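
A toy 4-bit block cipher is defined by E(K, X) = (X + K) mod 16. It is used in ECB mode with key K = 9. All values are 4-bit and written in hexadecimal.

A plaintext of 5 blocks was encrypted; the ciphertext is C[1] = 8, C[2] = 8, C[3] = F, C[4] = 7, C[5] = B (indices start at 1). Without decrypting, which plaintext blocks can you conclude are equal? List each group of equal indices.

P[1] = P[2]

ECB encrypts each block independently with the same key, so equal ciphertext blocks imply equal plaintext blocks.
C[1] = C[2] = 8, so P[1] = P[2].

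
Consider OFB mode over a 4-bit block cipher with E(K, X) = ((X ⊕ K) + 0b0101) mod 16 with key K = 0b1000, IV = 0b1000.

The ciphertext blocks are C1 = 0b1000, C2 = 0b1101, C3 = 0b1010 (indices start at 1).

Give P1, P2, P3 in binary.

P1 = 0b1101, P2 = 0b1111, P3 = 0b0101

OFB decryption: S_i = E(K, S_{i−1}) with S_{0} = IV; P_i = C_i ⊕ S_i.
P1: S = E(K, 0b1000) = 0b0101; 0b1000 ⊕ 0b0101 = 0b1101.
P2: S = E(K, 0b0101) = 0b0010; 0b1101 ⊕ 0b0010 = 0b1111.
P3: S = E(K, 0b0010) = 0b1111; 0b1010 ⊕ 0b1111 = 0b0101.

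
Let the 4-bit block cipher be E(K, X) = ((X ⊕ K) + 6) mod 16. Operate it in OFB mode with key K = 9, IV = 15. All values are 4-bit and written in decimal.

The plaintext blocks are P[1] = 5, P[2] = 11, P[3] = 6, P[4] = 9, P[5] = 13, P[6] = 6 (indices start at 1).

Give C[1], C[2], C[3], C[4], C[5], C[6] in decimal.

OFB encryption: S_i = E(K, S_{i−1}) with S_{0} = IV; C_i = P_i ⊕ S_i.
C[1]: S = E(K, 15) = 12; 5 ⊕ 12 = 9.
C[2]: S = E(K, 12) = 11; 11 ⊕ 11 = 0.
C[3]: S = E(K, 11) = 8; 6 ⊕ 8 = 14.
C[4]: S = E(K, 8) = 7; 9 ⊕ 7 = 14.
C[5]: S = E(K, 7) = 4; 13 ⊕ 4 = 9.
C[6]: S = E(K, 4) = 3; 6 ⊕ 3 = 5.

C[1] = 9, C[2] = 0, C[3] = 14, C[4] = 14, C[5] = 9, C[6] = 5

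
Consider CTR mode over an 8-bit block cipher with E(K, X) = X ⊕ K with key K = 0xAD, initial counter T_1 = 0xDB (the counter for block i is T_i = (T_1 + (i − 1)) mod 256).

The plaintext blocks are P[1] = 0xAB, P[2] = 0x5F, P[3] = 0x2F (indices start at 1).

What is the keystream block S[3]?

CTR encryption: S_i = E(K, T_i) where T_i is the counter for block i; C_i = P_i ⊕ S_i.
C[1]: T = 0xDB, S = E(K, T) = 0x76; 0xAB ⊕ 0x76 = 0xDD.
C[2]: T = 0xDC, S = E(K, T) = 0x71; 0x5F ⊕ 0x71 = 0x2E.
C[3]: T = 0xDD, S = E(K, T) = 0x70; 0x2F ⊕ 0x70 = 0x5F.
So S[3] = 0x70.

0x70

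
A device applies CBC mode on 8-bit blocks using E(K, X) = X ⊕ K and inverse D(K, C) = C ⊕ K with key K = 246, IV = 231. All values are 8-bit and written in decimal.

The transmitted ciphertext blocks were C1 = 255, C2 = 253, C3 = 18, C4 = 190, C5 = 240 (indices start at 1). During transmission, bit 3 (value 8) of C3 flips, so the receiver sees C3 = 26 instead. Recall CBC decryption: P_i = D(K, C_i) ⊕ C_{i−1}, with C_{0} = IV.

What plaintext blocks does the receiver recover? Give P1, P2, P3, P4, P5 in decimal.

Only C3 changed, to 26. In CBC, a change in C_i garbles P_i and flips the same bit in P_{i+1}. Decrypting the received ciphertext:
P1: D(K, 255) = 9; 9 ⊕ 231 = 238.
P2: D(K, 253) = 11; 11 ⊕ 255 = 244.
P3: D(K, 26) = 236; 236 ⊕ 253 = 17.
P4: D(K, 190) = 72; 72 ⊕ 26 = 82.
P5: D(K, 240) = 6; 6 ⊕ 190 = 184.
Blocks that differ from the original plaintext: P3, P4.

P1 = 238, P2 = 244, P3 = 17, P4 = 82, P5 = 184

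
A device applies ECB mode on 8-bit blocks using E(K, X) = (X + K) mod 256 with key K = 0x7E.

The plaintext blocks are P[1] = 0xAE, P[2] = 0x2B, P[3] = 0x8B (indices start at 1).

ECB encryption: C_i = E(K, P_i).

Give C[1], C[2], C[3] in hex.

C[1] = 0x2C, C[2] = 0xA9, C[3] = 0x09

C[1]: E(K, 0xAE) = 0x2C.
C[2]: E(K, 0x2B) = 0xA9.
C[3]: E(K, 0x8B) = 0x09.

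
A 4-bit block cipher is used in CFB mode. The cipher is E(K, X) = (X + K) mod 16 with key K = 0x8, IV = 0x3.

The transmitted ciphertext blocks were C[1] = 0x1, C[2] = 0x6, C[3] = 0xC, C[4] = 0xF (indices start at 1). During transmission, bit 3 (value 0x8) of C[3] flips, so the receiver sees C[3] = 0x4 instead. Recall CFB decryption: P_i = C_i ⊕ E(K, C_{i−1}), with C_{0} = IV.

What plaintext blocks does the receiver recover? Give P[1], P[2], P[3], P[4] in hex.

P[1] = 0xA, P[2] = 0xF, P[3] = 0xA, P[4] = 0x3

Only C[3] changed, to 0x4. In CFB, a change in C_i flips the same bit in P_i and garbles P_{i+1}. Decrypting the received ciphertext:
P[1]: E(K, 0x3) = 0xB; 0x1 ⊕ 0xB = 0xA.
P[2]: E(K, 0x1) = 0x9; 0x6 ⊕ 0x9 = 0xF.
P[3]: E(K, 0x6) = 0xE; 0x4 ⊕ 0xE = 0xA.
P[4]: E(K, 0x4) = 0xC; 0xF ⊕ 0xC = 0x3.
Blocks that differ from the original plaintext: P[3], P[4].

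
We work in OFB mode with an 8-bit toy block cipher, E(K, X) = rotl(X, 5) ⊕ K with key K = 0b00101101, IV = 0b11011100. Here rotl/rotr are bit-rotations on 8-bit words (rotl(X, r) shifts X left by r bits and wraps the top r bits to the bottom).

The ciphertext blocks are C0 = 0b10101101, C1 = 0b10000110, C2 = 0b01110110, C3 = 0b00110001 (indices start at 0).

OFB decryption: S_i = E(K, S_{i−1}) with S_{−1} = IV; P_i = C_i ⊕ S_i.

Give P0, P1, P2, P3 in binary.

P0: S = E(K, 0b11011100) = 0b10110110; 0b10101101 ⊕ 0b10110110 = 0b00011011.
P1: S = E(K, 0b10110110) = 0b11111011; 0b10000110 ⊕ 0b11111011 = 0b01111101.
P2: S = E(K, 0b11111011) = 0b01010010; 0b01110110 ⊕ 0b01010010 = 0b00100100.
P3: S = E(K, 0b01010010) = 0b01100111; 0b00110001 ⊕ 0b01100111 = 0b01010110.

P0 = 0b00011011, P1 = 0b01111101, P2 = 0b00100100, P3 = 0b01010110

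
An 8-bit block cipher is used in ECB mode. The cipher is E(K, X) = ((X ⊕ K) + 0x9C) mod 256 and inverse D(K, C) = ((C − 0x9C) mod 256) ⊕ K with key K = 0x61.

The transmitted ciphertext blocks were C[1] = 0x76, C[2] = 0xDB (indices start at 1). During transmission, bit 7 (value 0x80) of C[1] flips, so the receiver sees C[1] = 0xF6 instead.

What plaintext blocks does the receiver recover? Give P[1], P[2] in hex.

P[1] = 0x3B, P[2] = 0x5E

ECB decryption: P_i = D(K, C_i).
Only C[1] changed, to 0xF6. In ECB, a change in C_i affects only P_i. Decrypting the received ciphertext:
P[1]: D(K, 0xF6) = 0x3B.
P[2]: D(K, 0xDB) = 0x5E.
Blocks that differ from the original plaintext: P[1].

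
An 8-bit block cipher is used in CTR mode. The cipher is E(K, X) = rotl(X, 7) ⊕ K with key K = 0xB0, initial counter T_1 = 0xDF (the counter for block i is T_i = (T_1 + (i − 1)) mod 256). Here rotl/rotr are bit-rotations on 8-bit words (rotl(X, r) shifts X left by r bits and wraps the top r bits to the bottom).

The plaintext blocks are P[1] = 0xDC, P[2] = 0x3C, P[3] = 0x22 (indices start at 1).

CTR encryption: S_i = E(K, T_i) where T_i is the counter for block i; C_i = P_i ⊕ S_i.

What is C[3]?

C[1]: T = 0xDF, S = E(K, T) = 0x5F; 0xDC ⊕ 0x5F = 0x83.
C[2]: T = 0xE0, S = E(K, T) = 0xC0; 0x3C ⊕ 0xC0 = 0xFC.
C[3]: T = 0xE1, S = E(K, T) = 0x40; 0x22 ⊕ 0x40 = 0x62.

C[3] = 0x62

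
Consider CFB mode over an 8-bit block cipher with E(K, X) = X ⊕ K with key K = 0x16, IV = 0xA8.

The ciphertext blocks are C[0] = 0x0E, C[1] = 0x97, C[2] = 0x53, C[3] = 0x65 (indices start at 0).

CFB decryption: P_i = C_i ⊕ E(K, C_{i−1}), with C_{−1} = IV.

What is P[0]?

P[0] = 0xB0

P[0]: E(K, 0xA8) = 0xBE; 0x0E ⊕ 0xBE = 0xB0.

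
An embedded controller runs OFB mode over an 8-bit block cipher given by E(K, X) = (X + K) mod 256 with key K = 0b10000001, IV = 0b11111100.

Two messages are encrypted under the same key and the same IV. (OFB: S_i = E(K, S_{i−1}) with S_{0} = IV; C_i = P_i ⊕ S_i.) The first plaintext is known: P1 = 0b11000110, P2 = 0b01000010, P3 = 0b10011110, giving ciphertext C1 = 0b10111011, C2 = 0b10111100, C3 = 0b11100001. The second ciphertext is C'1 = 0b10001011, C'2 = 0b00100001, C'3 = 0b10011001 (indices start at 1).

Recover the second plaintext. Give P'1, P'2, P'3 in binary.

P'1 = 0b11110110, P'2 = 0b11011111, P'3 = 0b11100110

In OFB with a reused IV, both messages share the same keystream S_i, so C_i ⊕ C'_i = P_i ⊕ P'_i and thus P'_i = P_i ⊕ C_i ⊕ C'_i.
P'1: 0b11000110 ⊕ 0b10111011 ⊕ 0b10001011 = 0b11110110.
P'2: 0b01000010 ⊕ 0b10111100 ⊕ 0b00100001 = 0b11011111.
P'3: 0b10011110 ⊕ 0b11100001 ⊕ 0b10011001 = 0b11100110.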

+++

If a line of the data holds the string "using", list it.

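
A device applies CBC mode on 8-bit blocks using E(K, X) = X ⊕ K and inverse D(K, C) = C ⊕ K with key K = 246, IV = 231. All values are 8-bit and written in decimal.
A device applies ECB mode on 8-bit blocks using E(K, X) = (X + K) mod 256 with key K = 0x7E.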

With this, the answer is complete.